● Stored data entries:

****

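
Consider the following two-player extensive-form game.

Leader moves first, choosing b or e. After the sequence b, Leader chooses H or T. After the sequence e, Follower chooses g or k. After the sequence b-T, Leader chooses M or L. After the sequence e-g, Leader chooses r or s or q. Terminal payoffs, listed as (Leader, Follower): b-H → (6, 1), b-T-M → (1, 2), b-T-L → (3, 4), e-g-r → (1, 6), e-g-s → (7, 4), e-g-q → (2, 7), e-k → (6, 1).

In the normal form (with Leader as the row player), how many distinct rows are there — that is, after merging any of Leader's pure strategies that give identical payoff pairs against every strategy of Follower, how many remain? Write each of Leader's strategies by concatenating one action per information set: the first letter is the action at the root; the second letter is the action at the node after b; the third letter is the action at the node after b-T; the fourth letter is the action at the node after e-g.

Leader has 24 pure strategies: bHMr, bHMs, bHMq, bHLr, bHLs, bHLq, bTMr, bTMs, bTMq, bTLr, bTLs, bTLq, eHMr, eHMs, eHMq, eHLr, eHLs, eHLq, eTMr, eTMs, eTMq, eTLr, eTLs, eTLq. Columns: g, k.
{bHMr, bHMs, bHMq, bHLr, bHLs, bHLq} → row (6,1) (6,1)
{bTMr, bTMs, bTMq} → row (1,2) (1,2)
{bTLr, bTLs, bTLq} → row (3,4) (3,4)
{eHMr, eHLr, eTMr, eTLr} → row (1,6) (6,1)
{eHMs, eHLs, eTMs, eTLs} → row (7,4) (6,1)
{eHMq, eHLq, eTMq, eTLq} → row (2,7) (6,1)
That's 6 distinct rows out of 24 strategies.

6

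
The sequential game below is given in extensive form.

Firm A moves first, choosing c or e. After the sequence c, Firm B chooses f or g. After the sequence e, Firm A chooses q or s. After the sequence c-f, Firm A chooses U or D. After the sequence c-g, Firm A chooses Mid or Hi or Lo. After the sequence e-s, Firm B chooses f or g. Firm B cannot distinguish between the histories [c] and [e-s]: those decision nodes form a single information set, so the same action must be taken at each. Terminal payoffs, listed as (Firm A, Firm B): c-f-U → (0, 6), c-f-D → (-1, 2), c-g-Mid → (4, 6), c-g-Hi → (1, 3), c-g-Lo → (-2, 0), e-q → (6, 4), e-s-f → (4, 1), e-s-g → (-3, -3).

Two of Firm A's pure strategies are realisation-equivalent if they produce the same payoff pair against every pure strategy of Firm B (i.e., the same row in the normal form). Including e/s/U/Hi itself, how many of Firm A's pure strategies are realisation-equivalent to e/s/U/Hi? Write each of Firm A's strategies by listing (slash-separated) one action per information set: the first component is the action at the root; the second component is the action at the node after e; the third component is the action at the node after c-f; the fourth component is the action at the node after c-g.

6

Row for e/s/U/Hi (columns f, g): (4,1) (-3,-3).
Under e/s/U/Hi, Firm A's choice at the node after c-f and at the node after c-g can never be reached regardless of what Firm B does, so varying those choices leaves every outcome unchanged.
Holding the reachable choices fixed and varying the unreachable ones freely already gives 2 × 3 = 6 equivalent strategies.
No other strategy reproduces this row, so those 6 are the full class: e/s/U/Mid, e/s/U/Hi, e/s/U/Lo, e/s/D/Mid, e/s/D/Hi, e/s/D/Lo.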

****

● What is needed:
In the data above, retype exactly and only the lines between the one holding "The sequential game" and the one holding "Firm A moves", inclusive.

● Task output:
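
The sequential game below is given in extensive form.

Firm A moves first, choosing c or e. After the sequence c, Firm B chooses f or g. After the sequence e, Firm A chooses q or s. After the sequence c-f, Firm A chooses U or D. After the sequence c-g, Firm A chooses Mid or Hi or Lo. After the sequence e-s, Firm B chooses f or g. Firm B cannot distinguish between the histories [c] and [e-s]: those decision nodes form a single information set, so the same action must be taken at each. Terminal payoffs, listed as (Firm A, Firm B): c-f-U → (0, 6), c-f-D → (-1, 2), c-g-Mid → (4, 6), c-g-Hi → (1, 3), c-g-Lo → (-2, 0), e-q → (6, 4), e-s-f → (4, 1), e-s-g → (-3, -3).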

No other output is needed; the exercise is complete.